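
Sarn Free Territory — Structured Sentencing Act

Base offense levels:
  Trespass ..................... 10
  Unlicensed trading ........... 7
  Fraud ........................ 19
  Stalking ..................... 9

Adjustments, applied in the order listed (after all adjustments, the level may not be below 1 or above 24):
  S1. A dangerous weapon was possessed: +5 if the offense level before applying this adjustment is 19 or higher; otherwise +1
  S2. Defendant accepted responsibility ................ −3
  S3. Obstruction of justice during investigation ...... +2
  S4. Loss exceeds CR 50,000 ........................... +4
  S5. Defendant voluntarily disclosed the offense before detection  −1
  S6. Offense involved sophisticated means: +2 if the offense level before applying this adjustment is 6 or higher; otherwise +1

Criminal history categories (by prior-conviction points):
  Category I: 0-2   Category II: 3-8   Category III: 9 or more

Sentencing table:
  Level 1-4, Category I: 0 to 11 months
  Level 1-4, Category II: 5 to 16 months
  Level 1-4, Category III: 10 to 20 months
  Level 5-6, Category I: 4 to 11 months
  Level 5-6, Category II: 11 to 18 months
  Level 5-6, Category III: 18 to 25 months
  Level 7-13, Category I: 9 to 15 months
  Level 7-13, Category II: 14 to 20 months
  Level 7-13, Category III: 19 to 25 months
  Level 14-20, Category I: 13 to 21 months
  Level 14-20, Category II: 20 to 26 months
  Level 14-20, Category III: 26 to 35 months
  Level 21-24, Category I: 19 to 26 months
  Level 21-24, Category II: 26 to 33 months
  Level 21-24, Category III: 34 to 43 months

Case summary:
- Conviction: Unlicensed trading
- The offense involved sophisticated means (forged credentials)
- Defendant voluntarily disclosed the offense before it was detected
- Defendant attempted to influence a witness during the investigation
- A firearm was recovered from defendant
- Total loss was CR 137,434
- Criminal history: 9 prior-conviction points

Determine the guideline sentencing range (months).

26-35 months

Base offense level for unlicensed trading: 7.
S1 applies (level before this adjustment is 7 < 19, so +1): 7 + 1 = 8.
S2 does not apply.
S3 applies: 8 + 2 = 10.
S4 applies: 10 + 4 = 14.
S5 applies: 14 − 1 = 13.
S6 applies (level before this adjustment is 13 ≥ 6, so +2): 13 + 2 = 15.
Final offense level: 15.
Criminal history: 9 prior points → Category III (9+).
Level 15 falls in the 14-20 band.
Grid: Level 14-20 × Category III = 26-35 months.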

WHAT YOU ARE ASKED TO DO: Using the entries above, repeat only the lines from the one containing "Stalking ..................... 9" through the one containing "Level 14-20, Category II: 20 to 26 months", end lines included.

EXPECTED OUTPUT:
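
  Stalking ..................... 9

Adjustments, applied in the order listed (after all adjustments, the level may not be below 1 or above 24):
  S1. A dangerous weapon was possessed: +5 if the offense level before applying this adjustment is 19 or higher; otherwise +1
  S2. Defendant accepted responsibility ................ −3
  S3. Obstruction of justice during investigation ...... +2
  S4. Loss exceeds CR 50,000 ........................... +4
  S5. Defendant voluntarily disclosed the offense before detection  −1
  S6. Offense involved sophisticated means: +2 if the offense level before applying this adjustment is 6 or higher; otherwise +1

Criminal history categories (by prior-conviction points):
  Category I: 0-2   Category II: 3-8   Category III: 9 or more

Sentencing table:
  Level 1-4, Category I: 0 to 11 months
  Level 1-4, Category II: 5 to 16 months
  Level 1-4, Category III: 10 to 20 months
  Level 5-6, Category I: 4 to 11 months
  Level 5-6, Category II: 11 to 18 months
  Level 5-6, Category III: 18 to 25 months
  Level 7-13, Category I: 9 to 15 months
  Level 7-13, Category II: 14 to 20 months
  Level 7-13, Category III: 19 to 25 months
  Level 14-20, Category I: 13 to 21 months
  Level 14-20, Category II: 20 to 26 months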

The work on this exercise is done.